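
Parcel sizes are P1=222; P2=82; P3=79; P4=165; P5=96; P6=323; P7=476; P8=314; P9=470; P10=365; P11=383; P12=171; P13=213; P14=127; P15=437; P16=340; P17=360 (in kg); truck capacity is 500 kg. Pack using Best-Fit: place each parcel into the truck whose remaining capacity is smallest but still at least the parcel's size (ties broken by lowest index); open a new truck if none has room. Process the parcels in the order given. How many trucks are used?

11 trucks

truck 1: place P1 (222 kg), 278 kg left
truck 1: place P2 (82 kg), 196 kg left
truck 1: place P3 (79 kg), 117 kg left
truck 2: place P4 (165 kg), 335 kg left
truck 1: place P5 (96 kg), 21 kg left
truck 2: place P6 (323 kg), 12 kg left
truck 3: place P7 (476 kg), 24 kg left
truck 4: place P8 (314 kg), 186 kg left
truck 5: place P9 (470 kg), 30 kg left
truck 6: place P10 (365 kg), 135 kg left
truck 7: place P11 (383 kg), 117 kg left
truck 4: place P12 (171 kg), 15 kg left
truck 8: place P13 (213 kg), 287 kg left
truck 6: place P14 (127 kg), 8 kg left
truck 9: place P15 (437 kg), 63 kg left
truck 10: place P16 (340 kg), 160 kg left
truck 11: place P17 (360 kg), 140 kg left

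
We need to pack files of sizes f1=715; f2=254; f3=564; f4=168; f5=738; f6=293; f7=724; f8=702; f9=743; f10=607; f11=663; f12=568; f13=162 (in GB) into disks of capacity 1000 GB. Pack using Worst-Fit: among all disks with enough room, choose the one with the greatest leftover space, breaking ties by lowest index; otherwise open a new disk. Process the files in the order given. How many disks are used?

9 disks

f1 (715 GB) → disk 1 (remaining 285 GB)
f2 (254 GB) → disk 1 (remaining 31 GB)
f3 (564 GB) → disk 2 (remaining 436 GB)
f4 (168 GB) → disk 2 (remaining 268 GB)
f5 (738 GB) → disk 3 (remaining 262 GB)
f6 (293 GB) → disk 4 (remaining 707 GB)
f7 (724 GB) → disk 5 (remaining 276 GB)
f8 (702 GB) → disk 4 (remaining 5 GB)
f9 (743 GB) → disk 6 (remaining 257 GB)
f10 (607 GB) → disk 7 (remaining 393 GB)
f11 (663 GB) → disk 8 (remaining 337 GB)
f12 (568 GB) → disk 9 (remaining 432 GB)
f13 (162 GB) → disk 9 (remaining 270 GB)
Final disks: [715,254] [564,168] [738] [293,702] [724] [743] [607] [663] [568,162].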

════════

▸ **WHAT THE EXERCISE ASKS**:
Give every entry back unchanged. Leave none out.

▸ **RESPONSE TO THE TASK**:
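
Parcel sizes are P1=222; P2=82; P3=79; P4=165; P5=96; P6=323; P7=476; P8=314; P9=470; P10=365; P11=383; P12=171; P13=213; P14=127; P15=437; P16=340; P17=360 (in kg); truck capacity is 500 kg. Pack using Best-Fit: place each parcel into the truck whose remaining capacity is smallest but still at least the parcel's size (ties broken by lowest index); open a new truck if none has room. Process the parcels in the order given. How many trucks are used?

11 trucks

truck 1: place P1 (222 kg), 278 kg left
truck 1: place P2 (82 kg), 196 kg left
truck 1: place P3 (79 kg), 117 kg left
truck 2: place P4 (165 kg), 335 kg left
truck 1: place P5 (96 kg), 21 kg left
truck 2: place P6 (323 kg), 12 kg left
truck 3: place P7 (476 kg), 24 kg left
truck 4: place P8 (314 kg), 186 kg left
truck 5: place P9 (470 kg), 30 kg left
truck 6: place P10 (365 kg), 135 kg left
truck 7: place P11 (383 kg), 117 kg left
truck 4: place P12 (171 kg), 15 kg left
truck 8: place P13 (213 kg), 287 kg left
truck 6: place P14 (127 kg), 8 kg left
truck 9: place P15 (437 kg), 63 kg left
truck 10: place P16 (340 kg), 160 kg left
truck 11: place P17 (360 kg), 140 kg left

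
We need to pack files of sizes f1=715; f2=254; f3=564; f4=168; f5=738; f6=293; f7=724; f8=702; f9=743; f10=607; f11=663; f12=568; f13=162 (in GB) into disks of capacity 1000 GB. Pack using Worst-Fit: among all disks with enough room, choose the one with the greatest leftover space, breaking ties by lowest index; otherwise open a new disk. Process the files in the order given. How many disks are used?

9 disks

f1 (715 GB) → disk 1 (remaining 285 GB)
f2 (254 GB) → disk 1 (remaining 31 GB)
f3 (564 GB) → disk 2 (remaining 436 GB)
f4 (168 GB) → disk 2 (remaining 268 GB)
f5 (738 GB) → disk 3 (remaining 262 GB)
f6 (293 GB) → disk 4 (remaining 707 GB)
f7 (724 GB) → disk 5 (remaining 276 GB)
f8 (702 GB) → disk 4 (remaining 5 GB)
f9 (743 GB) → disk 6 (remaining 257 GB)
f10 (607 GB) → disk 7 (remaining 393 GB)
f11 (663 GB) → disk 8 (remaining 337 GB)
f12 (568 GB) → disk 9 (remaining 432 GB)
f13 (162 GB) → disk 9 (remaining 270 GB)
Final disks: [715,254] [564,168] [738] [293,702] [724] [743] [607] [663] [568,162].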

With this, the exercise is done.